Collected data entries
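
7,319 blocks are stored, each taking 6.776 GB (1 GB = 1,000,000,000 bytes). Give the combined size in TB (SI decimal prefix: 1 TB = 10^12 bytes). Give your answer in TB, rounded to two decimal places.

Total = 7,319 × 6.776 GB = 49593.544 GB
= 49593.544 × 1,000,000,000 bytes = 49,593,544,000,000 bytes
1 TB = 1,000,000,000,000 bytes
49,593,544,000,000 / 1,000,000,000,000 = 49.59 TB

49.59 TB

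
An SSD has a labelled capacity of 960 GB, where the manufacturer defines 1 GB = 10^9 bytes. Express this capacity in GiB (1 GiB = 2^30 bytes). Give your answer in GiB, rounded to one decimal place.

894.1 GiB

960 GB = 960 × 10^9 bytes = 960,000,000,000 bytes
1 GiB = 1,073,741,824 bytes
960,000,000,000 / 1,073,741,824 = 894.1 GiB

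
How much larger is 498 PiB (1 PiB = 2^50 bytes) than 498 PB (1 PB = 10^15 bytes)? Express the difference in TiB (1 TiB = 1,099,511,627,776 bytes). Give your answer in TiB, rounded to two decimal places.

57,023.64 TiB

498 PiB = 498 × 1,125,899,906,842,624 = 560,698,153,607,626,752 bytes
498 PB = 498 × 1,000,000,000,000,000 = 498,000,000,000,000,000 bytes
difference = 62,698,153,607,626,752 bytes
62,698,153,607,626,752 / 1,099,511,627,776 = 57,023.64 TiB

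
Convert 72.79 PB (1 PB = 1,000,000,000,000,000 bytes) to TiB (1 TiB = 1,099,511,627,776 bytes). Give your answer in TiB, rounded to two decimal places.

72.79 PB × 1,000,000,000,000,000 bytes/PB = 72,790,000,000,000,000 bytes
1 TiB = 1,099,511,627,776 bytes
72,790,000,000,000,000 / 1,099,511,627,776 = 66,202.12 TiB

66,202.12 TiB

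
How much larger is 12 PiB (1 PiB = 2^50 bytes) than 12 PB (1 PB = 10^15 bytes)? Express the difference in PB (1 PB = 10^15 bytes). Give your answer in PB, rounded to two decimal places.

12 PiB = 12 × 1,125,899,906,842,624 = 13,510,798,882,111,488 bytes
12 PB = 12 × 1,000,000,000,000,000 = 12,000,000,000,000,000 bytes
difference = 1,510,798,882,111,488 bytes
1,510,798,882,111,488 / 1,000,000,000,000,000 = 1.51 PB

1.51 PB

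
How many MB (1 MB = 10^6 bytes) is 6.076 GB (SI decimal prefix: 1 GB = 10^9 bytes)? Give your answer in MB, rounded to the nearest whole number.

6.076 GB = 6.076 × 10^9 bytes = 6,076,000,000 bytes
1 MB = 10^6 bytes = 1,000,000 bytes
6,076,000,000 / 1,000,000 = 6,076 MB

6,076 MB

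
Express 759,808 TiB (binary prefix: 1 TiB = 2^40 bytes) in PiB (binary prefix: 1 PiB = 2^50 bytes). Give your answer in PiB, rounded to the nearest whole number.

742 PiB

759,808 TiB × 1,099,511,627,776 bytes/TiB = 835,417,730,877,227,008 bytes
1 PiB = 2^50 bytes = 1,125,899,906,842,624 bytes
835,417,730,877,227,008 / 1,125,899,906,842,624 = 742 PiB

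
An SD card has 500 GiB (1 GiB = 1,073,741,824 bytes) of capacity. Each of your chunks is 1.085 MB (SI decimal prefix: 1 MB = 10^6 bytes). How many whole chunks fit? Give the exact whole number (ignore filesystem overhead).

494,811

Capacity: 500 GiB = 536,870,912,000 bytes
Per item: 1.085 MB = 1,085,000 bytes
⌊536,870,912,000 / 1,085,000⌋ = 494,811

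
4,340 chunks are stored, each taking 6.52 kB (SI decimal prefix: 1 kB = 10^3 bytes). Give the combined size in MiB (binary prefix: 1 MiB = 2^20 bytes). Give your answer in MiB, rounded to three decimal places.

Total = 4,340 × 6.52 kB = 28296.8 kB
= 28296.8 × 1,000 bytes = 28,296,800 bytes
1 MiB = 1,048,576 bytes
28,296,800 / 1,048,576 = 26.986 MiB

26.986 MiB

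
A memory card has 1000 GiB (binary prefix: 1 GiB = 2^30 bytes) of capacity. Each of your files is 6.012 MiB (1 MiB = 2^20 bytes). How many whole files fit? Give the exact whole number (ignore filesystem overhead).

Capacity: 1000 GiB = 1,073,741,824,000 bytes
Per item: 6.012 MiB = 6,304,038.912 bytes
⌊1,073,741,824,000 / 6,304,038.912⌋ = 170,326

170,326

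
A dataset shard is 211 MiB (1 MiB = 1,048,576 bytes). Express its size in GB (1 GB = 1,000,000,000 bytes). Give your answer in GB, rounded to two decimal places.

0.22 GB

211 MiB × 1,048,576 bytes/MiB = 221,249,536 bytes
1 GB = 10^9 bytes = 1,000,000,000 bytes
221,249,536 / 1,000,000,000 = 0.22 GB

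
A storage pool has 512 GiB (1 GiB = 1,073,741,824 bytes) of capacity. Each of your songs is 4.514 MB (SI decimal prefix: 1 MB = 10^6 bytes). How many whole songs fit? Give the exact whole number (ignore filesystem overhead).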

* _WORK REQUIRED_
Copy out the records once more. Match them exactly.

* _ANSWER SPACE_
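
7,319 blocks are stored, each taking 6.776 GB (1 GB = 1,000,000,000 bytes). Give the combined size in TB (SI decimal prefix: 1 TB = 10^12 bytes). Give your answer in TB, rounded to two decimal places.

Total = 7,319 × 6.776 GB = 49593.544 GB
= 49593.544 × 1,000,000,000 bytes = 49,593,544,000,000 bytes
1 TB = 1,000,000,000,000 bytes
49,593,544,000,000 / 1,000,000,000,000 = 49.59 TB

49.59 TB

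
An SSD has a labelled capacity of 960 GB, where the manufacturer defines 1 GB = 10^9 bytes. Express this capacity in GiB (1 GiB = 2^30 bytes). Give your answer in GiB, rounded to one decimal place.

894.1 GiB

960 GB = 960 × 10^9 bytes = 960,000,000,000 bytes
1 GiB = 1,073,741,824 bytes
960,000,000,000 / 1,073,741,824 = 894.1 GiB

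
How much larger is 498 PiB (1 PiB = 2^50 bytes) than 498 PB (1 PB = 10^15 bytes)? Express the difference in TiB (1 TiB = 1,099,511,627,776 bytes). Give your answer in TiB, rounded to two decimal places.

57,023.64 TiB

498 PiB = 498 × 1,125,899,906,842,624 = 560,698,153,607,626,752 bytes
498 PB = 498 × 1,000,000,000,000,000 = 498,000,000,000,000,000 bytes
difference = 62,698,153,607,626,752 bytes
62,698,153,607,626,752 / 1,099,511,627,776 = 57,023.64 TiB

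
Convert 72.79 PB (1 PB = 1,000,000,000,000,000 bytes) to TiB (1 TiB = 1,099,511,627,776 bytes). Give your answer in TiB, rounded to two decimal places.

72.79 PB × 1,000,000,000,000,000 bytes/PB = 72,790,000,000,000,000 bytes
1 TiB = 1,099,511,627,776 bytes
72,790,000,000,000,000 / 1,099,511,627,776 = 66,202.12 TiB

66,202.12 TiB

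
How much larger is 12 PiB (1 PiB = 2^50 bytes) than 12 PB (1 PB = 10^15 bytes)? Express the difference in PB (1 PB = 10^15 bytes). Give your answer in PB, rounded to two decimal places.

12 PiB = 12 × 1,125,899,906,842,624 = 13,510,798,882,111,488 bytes
12 PB = 12 × 1,000,000,000,000,000 = 12,000,000,000,000,000 bytes
difference = 1,510,798,882,111,488 bytes
1,510,798,882,111,488 / 1,000,000,000,000,000 = 1.51 PB

1.51 PB

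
How many MB (1 MB = 10^6 bytes) is 6.076 GB (SI decimal prefix: 1 GB = 10^9 bytes)? Give your answer in MB, rounded to the nearest whole number.

6.076 GB = 6.076 × 10^9 bytes = 6,076,000,000 bytes
1 MB = 10^6 bytes = 1,000,000 bytes
6,076,000,000 / 1,000,000 = 6,076 MB

6,076 MB

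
Express 759,808 TiB (binary prefix: 1 TiB = 2^40 bytes) in PiB (binary prefix: 1 PiB = 2^50 bytes). Give your answer in PiB, rounded to the nearest whole number.

742 PiB

759,808 TiB × 1,099,511,627,776 bytes/TiB = 835,417,730,877,227,008 bytes
1 PiB = 2^50 bytes = 1,125,899,906,842,624 bytes
835,417,730,877,227,008 / 1,125,899,906,842,624 = 742 PiB

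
An SD card has 500 GiB (1 GiB = 1,073,741,824 bytes) of capacity. Each of your chunks is 1.085 MB (SI decimal prefix: 1 MB = 10^6 bytes). How many whole chunks fit? Give the exact whole number (ignore filesystem overhead).

494,811

Capacity: 500 GiB = 536,870,912,000 bytes
Per item: 1.085 MB = 1,085,000 bytes
⌊536,870,912,000 / 1,085,000⌋ = 494,811

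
4,340 chunks are stored, each taking 6.52 kB (SI decimal prefix: 1 kB = 10^3 bytes). Give the combined size in MiB (binary prefix: 1 MiB = 2^20 bytes). Give your answer in MiB, rounded to three decimal places.

Total = 4,340 × 6.52 kB = 28296.8 kB
= 28296.8 × 1,000 bytes = 28,296,800 bytes
1 MiB = 1,048,576 bytes
28,296,800 / 1,048,576 = 26.986 MiB

26.986 MiB

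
A memory card has 1000 GiB (binary prefix: 1 GiB = 2^30 bytes) of capacity. Each of your files is 6.012 MiB (1 MiB = 2^20 bytes). How many whole files fit? Give the exact whole number (ignore filesystem overhead).

Capacity: 1000 GiB = 1,073,741,824,000 bytes
Per item: 6.012 MiB = 6,304,038.912 bytes
⌊1,073,741,824,000 / 6,304,038.912⌋ = 170,326

170,326

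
A dataset shard is 211 MiB (1 MiB = 1,048,576 bytes). Express its size in GB (1 GB = 1,000,000,000 bytes). Give your answer in GB, rounded to two decimal places.

0.22 GB

211 MiB × 1,048,576 bytes/MiB = 221,249,536 bytes
1 GB = 10^9 bytes = 1,000,000,000 bytes
221,249,536 / 1,000,000,000 = 0.22 GB

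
A storage pool has 512 GiB (1 GiB = 1,073,741,824 bytes) of capacity. Each of your songs is 4.514 MB (SI decimal prefix: 1 MB = 10^6 bytes). How many whole songs fit? Give the exact whole number (ignore filesystem overhead).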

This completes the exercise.